/---

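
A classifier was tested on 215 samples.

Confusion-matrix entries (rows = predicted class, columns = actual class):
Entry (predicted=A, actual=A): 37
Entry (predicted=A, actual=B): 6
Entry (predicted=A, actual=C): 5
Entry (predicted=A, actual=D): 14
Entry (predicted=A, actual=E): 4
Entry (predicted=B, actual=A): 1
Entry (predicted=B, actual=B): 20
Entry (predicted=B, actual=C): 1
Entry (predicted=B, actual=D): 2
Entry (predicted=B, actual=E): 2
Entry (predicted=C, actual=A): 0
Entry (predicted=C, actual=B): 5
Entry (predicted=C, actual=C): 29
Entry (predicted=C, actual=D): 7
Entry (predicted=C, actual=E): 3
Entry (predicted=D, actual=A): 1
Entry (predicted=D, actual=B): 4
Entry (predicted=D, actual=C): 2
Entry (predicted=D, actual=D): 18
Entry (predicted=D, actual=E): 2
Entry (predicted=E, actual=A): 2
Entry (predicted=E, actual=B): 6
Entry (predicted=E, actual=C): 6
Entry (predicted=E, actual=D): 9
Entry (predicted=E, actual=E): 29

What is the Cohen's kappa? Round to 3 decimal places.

Observed agreement pₒ = trace/N = 133/215 = 0.6186
Expected agreement pₑ = Σ (rowᵢ·colᵢ)/N² = (41·66 + 41·26 + 43·44 + 50·27 + 40·52)/215² = 0.1967
κ = (pₒ − pₑ)/(1 − pₑ) = (0.6186 − 0.1967)/(1 − 0.1967) = 0.525

0.525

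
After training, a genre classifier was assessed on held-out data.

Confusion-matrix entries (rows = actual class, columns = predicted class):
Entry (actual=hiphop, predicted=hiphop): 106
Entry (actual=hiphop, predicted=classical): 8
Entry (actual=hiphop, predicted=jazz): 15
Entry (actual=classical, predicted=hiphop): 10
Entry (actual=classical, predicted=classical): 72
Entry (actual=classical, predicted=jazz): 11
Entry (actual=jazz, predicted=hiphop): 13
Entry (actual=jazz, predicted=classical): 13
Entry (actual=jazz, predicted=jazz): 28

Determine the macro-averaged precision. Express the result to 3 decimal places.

Per-class precision (TP/(TP+FP)):
  hiphop: TP=106, FP=10+13=23 → 106/129 = 0.8217
  classical: TP=72, FP=8+13=21 → 72/93 = 0.7742
  jazz: TP=28, FP=15+11=26 → 28/54 = 0.5185
Macro-precision = mean = (0.8217 + 0.7742 + 0.5185) / 3 = 0.705

0.705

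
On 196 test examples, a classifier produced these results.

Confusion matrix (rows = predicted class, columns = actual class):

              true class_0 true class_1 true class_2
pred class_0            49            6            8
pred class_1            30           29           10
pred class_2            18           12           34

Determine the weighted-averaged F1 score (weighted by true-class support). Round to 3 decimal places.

Per-class F1 score (2·TP/(2·TP+FP+FN)):
  class_0: TP=49, FP=6+8=14, FN=30+18=48 → 98/160 = 0.6125
  class_1: TP=29, FP=30+10=40, FN=6+12=18 → 58/116 = 0.5000
  class_2: TP=34, FP=18+12=30, FN=8+10=18 → 68/116 = 0.5862
Weighted-F1 score = Σ (supportᵢ/N)·F1 scoreᵢ with N=196: (97/196)·0.6125 + (47/196)·0.5000 + (52/196)·0.5862 = 0.579

0.579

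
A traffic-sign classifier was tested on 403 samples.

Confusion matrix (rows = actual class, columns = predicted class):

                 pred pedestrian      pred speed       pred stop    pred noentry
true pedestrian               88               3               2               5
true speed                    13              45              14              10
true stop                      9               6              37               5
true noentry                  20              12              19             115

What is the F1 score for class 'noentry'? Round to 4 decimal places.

One-vs-rest for 'noentry': TP = diagonal; FP = other classes predicted 'noentry'; FN = 'noentry' predicted as other.
F1 score = 2·TP/(2·TP+FP+FN).
noentry: TP=115, FP=5+10+5=20, FN=20+12+19=51 → 230/301 = 0.76412

0.7641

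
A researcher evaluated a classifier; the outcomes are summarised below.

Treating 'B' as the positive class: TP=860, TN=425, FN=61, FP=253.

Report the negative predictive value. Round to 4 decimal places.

0.8745

NPV = TN/(TN+FN) = 425/(425+61) = 0.8745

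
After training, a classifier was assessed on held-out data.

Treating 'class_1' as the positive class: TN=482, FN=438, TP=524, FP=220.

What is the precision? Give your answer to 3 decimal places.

0.704

Precision = TP/(TP+FP) = 524/(524+220) = 524/744 = 0.704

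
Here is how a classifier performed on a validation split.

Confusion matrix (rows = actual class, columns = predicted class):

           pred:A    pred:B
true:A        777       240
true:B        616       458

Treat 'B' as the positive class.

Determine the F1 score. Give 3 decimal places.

0.517

Precision = TP/(TP+FP) = 458/698 = 0.6562
Recall = TP/(TP+FN) = 458/1074 = 0.4264
F1 = 2·TP/(2·TP+FP+FN) = 916/1772 = 0.517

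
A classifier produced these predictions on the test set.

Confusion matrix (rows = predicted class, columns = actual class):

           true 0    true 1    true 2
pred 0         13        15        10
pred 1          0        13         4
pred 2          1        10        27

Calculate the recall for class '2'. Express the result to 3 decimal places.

0.659

Take TP from the diagonal, FP from the rest of the '2' prediction marginal, FN from the rest of the '2' actual marginal.
recall = TP/(TP+FN).
2: TP=27, FN=10+4=14 → 27/41 = 0.6585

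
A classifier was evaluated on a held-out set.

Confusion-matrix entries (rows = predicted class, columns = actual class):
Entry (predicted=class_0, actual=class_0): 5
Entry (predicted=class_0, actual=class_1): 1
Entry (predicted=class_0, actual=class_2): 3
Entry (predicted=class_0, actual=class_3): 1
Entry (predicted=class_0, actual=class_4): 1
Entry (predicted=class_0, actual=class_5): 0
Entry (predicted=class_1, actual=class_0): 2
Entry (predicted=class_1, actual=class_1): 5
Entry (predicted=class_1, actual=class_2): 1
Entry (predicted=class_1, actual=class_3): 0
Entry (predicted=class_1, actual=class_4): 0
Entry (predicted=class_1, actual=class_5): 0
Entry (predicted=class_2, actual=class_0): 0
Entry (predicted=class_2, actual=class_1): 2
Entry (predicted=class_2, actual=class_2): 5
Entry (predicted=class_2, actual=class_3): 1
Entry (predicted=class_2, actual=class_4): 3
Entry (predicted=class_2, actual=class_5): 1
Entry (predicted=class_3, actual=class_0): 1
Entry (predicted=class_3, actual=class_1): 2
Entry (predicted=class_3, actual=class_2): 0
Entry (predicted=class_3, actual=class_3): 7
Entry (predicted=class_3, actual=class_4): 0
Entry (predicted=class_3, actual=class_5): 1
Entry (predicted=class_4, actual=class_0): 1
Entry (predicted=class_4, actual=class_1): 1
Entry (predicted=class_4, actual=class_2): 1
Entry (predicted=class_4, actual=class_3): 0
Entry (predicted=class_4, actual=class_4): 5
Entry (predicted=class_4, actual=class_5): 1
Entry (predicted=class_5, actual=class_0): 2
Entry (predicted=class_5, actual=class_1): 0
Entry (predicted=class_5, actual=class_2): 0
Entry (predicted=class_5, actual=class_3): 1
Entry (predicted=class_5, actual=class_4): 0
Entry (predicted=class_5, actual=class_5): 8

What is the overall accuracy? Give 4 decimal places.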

\---

● EXERCISE DIRECTIONS
Restate word for word the entries above from the line with "Entry (predicted=A, actual=A): 37" through the line with "Entry (actual=jazz, predicted=jazz): 28", inclusive, leaving out everything else.

● RESULT OF THIS TASK
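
Entry (predicted=A, actual=A): 37
Entry (predicted=A, actual=B): 6
Entry (predicted=A, actual=C): 5
Entry (predicted=A, actual=D): 14
Entry (predicted=A, actual=E): 4
Entry (predicted=B, actual=A): 1
Entry (predicted=B, actual=B): 20
Entry (predicted=B, actual=C): 1
Entry (predicted=B, actual=D): 2
Entry (predicted=B, actual=E): 2
Entry (predicted=C, actual=A): 0
Entry (predicted=C, actual=B): 5
Entry (predicted=C, actual=C): 29
Entry (predicted=C, actual=D): 7
Entry (predicted=C, actual=E): 3
Entry (predicted=D, actual=A): 1
Entry (predicted=D, actual=B): 4
Entry (predicted=D, actual=C): 2
Entry (predicted=D, actual=D): 18
Entry (predicted=D, actual=E): 2
Entry (predicted=E, actual=A): 2
Entry (predicted=E, actual=B): 6
Entry (predicted=E, actual=C): 6
Entry (predicted=E, actual=D): 9
Entry (predicted=E, actual=E): 29

What is the Cohen's kappa? Round to 3 decimal places.

Observed agreement pₒ = trace/N = 133/215 = 0.6186
Expected agreement pₑ = Σ (rowᵢ·colᵢ)/N² = (41·66 + 41·26 + 43·44 + 50·27 + 40·52)/215² = 0.1967
κ = (pₒ − pₑ)/(1 − pₑ) = (0.6186 − 0.1967)/(1 − 0.1967) = 0.525

0.525

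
After training, a genre classifier was assessed on held-out data.

Confusion-matrix entries (rows = actual class, columns = predicted class):
Entry (actual=hiphop, predicted=hiphop): 106
Entry (actual=hiphop, predicted=classical): 8
Entry (actual=hiphop, predicted=jazz): 15
Entry (actual=classical, predicted=hiphop): 10
Entry (actual=classical, predicted=classical): 72
Entry (actual=classical, predicted=jazz): 11
Entry (actual=jazz, predicted=hiphop): 13
Entry (actual=jazz, predicted=classical): 13
Entry (actual=jazz, predicted=jazz): 28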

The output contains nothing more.